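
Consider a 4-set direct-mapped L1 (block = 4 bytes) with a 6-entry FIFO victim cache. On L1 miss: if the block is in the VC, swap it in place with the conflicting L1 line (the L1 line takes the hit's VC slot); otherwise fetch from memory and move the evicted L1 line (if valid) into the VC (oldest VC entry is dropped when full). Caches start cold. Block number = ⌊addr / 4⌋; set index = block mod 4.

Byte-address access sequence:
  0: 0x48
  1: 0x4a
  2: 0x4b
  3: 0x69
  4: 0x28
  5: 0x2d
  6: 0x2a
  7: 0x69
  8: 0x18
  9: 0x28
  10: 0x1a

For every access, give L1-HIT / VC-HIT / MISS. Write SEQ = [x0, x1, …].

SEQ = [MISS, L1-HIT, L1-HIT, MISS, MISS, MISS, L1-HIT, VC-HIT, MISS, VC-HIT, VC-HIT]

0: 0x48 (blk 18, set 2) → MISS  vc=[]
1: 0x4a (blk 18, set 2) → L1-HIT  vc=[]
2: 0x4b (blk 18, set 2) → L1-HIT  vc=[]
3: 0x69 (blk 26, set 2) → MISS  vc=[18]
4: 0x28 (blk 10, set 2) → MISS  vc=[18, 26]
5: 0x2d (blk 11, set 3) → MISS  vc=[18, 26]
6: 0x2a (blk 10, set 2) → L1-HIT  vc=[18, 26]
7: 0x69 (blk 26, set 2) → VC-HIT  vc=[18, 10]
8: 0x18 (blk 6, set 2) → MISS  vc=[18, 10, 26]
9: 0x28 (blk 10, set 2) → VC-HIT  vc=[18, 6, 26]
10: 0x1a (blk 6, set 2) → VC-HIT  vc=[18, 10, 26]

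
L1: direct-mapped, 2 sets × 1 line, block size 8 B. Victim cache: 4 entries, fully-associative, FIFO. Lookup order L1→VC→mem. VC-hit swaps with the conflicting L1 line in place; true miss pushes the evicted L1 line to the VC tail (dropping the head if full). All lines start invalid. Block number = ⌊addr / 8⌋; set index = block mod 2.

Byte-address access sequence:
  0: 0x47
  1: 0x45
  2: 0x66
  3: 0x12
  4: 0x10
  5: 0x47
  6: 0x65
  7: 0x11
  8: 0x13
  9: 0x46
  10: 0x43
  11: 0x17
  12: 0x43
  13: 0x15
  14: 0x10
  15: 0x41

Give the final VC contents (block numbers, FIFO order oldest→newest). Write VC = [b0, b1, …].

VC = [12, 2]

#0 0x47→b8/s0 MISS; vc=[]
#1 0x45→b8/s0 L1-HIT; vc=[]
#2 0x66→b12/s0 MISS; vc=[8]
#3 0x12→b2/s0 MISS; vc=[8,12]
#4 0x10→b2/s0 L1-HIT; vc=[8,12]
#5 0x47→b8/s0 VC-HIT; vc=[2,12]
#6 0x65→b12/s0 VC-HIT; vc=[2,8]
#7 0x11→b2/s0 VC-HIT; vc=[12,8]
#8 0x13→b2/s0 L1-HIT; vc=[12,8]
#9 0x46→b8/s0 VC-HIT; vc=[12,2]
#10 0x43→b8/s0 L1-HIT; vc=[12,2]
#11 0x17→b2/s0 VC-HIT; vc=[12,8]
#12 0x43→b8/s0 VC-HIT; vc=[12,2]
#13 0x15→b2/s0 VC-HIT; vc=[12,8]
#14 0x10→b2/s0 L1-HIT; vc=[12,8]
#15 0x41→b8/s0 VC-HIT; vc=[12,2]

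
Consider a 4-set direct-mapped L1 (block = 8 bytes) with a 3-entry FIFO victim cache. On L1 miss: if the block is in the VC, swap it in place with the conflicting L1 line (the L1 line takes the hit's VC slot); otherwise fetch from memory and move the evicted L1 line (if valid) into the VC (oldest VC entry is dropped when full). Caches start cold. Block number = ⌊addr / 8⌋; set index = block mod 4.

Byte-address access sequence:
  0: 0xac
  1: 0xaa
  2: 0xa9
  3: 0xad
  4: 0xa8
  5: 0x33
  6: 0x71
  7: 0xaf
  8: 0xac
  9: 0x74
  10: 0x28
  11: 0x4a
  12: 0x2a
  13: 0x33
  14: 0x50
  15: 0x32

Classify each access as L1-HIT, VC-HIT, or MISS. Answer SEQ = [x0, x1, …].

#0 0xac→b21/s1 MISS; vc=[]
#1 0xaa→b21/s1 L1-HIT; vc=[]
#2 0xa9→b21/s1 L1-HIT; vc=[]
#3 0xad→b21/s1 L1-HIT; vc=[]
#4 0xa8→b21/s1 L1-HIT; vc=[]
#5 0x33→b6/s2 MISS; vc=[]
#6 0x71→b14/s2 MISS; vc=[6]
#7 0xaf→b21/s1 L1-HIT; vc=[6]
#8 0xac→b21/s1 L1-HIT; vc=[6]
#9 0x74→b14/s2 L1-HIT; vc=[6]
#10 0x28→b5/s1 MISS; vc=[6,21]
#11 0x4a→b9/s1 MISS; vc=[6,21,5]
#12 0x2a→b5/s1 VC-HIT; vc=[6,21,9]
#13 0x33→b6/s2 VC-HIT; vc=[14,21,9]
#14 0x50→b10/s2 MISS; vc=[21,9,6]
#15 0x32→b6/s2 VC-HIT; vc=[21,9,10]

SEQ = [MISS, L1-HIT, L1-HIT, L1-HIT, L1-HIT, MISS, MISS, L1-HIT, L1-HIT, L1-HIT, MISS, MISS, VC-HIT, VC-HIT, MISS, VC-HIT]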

...

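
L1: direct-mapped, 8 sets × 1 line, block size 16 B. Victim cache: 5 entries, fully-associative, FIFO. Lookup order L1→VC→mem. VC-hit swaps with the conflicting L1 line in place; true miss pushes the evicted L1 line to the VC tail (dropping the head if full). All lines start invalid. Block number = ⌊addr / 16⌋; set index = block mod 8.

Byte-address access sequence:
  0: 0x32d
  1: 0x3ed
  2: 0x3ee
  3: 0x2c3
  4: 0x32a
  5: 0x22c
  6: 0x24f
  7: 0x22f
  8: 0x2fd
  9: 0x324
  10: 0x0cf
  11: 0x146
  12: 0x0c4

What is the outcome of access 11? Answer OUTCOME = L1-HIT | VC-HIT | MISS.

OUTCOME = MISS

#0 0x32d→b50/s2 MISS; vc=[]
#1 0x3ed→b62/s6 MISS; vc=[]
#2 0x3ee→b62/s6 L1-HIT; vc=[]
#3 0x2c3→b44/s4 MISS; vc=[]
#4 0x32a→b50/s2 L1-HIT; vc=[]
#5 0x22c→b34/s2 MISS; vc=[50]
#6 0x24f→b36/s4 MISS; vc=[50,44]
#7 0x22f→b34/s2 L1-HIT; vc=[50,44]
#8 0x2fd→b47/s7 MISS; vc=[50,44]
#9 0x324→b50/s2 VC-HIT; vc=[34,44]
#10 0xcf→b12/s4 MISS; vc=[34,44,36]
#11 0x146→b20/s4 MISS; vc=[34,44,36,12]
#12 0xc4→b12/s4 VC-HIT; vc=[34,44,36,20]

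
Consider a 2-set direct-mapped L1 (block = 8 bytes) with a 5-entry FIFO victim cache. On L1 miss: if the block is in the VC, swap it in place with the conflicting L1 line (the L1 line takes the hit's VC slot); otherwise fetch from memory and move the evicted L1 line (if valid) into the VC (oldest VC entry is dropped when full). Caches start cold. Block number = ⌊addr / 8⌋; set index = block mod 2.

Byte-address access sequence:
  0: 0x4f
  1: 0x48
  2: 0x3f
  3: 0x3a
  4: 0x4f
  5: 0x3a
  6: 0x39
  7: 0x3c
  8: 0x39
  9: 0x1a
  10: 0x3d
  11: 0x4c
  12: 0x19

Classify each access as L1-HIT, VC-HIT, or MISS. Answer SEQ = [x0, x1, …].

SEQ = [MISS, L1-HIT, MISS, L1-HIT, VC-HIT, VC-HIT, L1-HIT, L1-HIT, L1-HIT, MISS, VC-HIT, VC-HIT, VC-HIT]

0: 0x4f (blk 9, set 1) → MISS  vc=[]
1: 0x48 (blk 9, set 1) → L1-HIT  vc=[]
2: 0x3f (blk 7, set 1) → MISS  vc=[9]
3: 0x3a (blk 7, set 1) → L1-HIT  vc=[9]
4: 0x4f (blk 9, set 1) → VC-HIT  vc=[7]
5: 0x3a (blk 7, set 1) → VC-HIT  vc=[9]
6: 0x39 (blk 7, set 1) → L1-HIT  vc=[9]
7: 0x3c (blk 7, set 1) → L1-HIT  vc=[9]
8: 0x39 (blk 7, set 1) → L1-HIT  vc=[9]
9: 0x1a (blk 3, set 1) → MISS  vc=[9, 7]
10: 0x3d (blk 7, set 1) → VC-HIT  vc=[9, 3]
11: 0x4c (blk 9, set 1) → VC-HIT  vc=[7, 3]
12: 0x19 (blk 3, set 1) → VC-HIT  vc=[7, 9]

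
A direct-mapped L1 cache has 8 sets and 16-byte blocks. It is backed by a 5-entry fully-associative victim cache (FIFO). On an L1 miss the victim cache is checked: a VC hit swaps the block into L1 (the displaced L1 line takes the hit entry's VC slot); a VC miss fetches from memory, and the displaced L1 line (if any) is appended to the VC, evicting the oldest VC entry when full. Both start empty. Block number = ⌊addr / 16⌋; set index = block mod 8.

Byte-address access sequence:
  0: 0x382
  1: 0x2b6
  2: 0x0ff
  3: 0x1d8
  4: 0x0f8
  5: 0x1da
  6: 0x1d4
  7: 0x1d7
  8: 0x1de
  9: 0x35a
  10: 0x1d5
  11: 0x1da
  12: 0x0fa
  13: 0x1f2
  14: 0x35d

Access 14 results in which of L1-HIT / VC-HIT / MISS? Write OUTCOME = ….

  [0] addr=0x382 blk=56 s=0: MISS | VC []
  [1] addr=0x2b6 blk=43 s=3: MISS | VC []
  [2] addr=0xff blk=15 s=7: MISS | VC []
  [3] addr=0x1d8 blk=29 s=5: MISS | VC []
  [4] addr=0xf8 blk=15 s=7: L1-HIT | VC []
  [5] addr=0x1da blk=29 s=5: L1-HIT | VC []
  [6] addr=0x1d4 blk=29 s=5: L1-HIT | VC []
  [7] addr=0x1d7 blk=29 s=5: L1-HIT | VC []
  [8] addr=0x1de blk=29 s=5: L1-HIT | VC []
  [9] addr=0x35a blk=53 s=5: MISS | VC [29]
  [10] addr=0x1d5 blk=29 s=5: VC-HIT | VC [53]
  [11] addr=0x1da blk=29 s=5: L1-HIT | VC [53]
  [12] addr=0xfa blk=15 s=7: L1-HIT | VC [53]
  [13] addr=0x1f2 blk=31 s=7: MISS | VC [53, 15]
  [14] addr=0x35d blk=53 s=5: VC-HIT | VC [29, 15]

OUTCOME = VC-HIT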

-- What is being asked --
Review the entries above and return every line where "sets" appears.

-- Output for this task --
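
L1: direct-mapped, 2 sets × 1 line, block size 8 B. Victim cache: 4 entries, fully-associative, FIFO. Lookup order L1→VC→mem. VC-hit swaps with the conflicting L1 line in place; true miss pushes the evicted L1 line to the VC tail (dropping the head if full). All lines start invalid. Block number = ⌊addr / 8⌋; set index = block mod 2.
L1: direct-mapped, 8 sets × 1 line, block size 16 B. Victim cache: 5 entries, fully-associative, FIFO. Lookup order L1→VC→mem. VC-hit swaps with the conflicting L1 line in place; true miss pushes the evicted L1 line to the VC tail (dropping the head if full). All lines start invalid. Block number = ⌊addr / 16⌋; set index = block mod 8.
A direct-mapped L1 cache has 8 sets and 16-byte blocks. It is backed by a 5-entry fully-associative victim cache (FIFO). On an L1 miss the victim cache is checked: a VC hit swaps the block into L1 (the displaced L1 line takes the hit entry's VC slot); a VC miss fetches from memory, and the displaced L1 line (if any) is appended to the VC, evicting the oldest VC entry when full. Both start empty. Block number = ⌊addr / 16⌋; set index = block mod 8.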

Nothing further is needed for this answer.